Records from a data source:
= = =
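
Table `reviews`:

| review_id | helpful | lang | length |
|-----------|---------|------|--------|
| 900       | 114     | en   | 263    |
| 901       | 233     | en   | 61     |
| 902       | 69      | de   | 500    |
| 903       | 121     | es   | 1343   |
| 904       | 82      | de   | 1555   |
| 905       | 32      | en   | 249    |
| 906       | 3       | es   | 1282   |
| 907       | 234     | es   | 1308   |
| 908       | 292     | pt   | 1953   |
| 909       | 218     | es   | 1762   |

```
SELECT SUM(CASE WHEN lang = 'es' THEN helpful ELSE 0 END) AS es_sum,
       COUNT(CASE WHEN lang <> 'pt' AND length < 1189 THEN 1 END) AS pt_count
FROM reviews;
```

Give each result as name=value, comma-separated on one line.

[es_sum: lang = 'es']
review_id=900: ✗
review_id=901: ✗
review_id=902: ✗
review_id=903: ✓ → 121
review_id=904: ✗
review_id=905: ✗
review_id=906: ✓ → 3
review_id=907: ✓ → 234
review_id=908: ✗
review_id=909: ✓ → 218
es_sum = 121 + 3 + 234 + 218 = 576
—
[pt_count: lang <> 'pt' AND length < 1189]
review_id=900: ✓ → 1
review_id=901: ✓ → 1
review_id=902: ✓ → 1
review_id=903: ✗
review_id=904: ✗
review_id=905: ✓ → 1
review_id=906: ✗
review_id=907: ✗
review_id=908: ✗
review_id=909: ✗
pt_count = COUNT(1, 1, 1, 1) = 4

es_sum=576, pt_count=4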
= = =
- **Exercise details**: Please transcribe all of the data above exactly.

- **Exercise output**:
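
Table `reviews`:

| review_id | helpful | lang | length |
|-----------|---------|------|--------|
| 900       | 114     | en   | 263    |
| 901       | 233     | en   | 61     |
| 902       | 69      | de   | 500    |
| 903       | 121     | es   | 1343   |
| 904       | 82      | de   | 1555   |
| 905       | 32      | en   | 249    |
| 906       | 3       | es   | 1282   |
| 907       | 234     | es   | 1308   |
| 908       | 292     | pt   | 1953   |
| 909       | 218     | es   | 1762   |

```
SELECT SUM(CASE WHEN lang = 'es' THEN helpful ELSE 0 END) AS es_sum,
       COUNT(CASE WHEN lang <> 'pt' AND length < 1189 THEN 1 END) AS pt_count
FROM reviews;
```

Give each result as name=value, comma-separated on one line.

[es_sum: lang = 'es']
review_id=900: ✗
review_id=901: ✗
review_id=902: ✗
review_id=903: ✓ → 121
review_id=904: ✗
review_id=905: ✗
review_id=906: ✓ → 3
review_id=907: ✓ → 234
review_id=908: ✗
review_id=909: ✓ → 218
es_sum = 121 + 3 + 234 + 218 = 576
—
[pt_count: lang <> 'pt' AND length < 1189]
review_id=900: ✓ → 1
review_id=901: ✓ → 1
review_id=902: ✓ → 1
review_id=903: ✗
review_id=904: ✗
review_id=905: ✓ → 1
review_id=906: ✗
review_id=907: ✗
review_id=908: ✗
review_id=909: ✗
pt_count = COUNT(1, 1, 1, 1) = 4

es_sum=576, pt_count=4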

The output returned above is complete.